## Action item
Write out all of the entries exactly, please.

## Records shown
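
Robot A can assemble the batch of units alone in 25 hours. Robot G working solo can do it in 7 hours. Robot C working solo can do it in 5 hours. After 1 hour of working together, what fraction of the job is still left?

108/175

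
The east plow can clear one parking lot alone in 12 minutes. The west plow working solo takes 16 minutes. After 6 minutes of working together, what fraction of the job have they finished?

7/8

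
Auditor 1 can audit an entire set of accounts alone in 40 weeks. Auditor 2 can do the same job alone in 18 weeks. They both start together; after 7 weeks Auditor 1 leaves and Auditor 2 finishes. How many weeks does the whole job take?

297/20 weeks

In the first 7 weeks the combined rate is 29/360, so 203/360 of the job is done, leaving 157/360.
After Auditor 1 leaves the rate is 1/18 per week; the remaining 157/360 takes 157/20 weeks.
Total = 7 + 157/20 = 297/20 weeks.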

## Output for this exercise
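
Robot A can assemble the batch of units alone in 25 hours. Robot G working solo can do it in 7 hours. Robot C working solo can do it in 5 hours. After 1 hour of working together, what fraction of the job is still left?

108/175

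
The east plow can clear one parking lot alone in 12 minutes. The west plow working solo takes 16 minutes. After 6 minutes of working together, what fraction of the job have they finished?

7/8

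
Auditor 1 can audit an entire set of accounts alone in 40 weeks. Auditor 2 can do the same job alone in 18 weeks. They both start together; after 7 weeks Auditor 1 leaves and Auditor 2 finishes. How many weeks does the whole job take?

297/20 weeks

In the first 7 weeks the combined rate is 29/360, so 203/360 of the job is done, leaving 157/360.
After Auditor 1 leaves the rate is 1/18 per week; the remaining 157/360 takes 157/20 weeks.
Total = 7 + 157/20 = 297/20 weeks.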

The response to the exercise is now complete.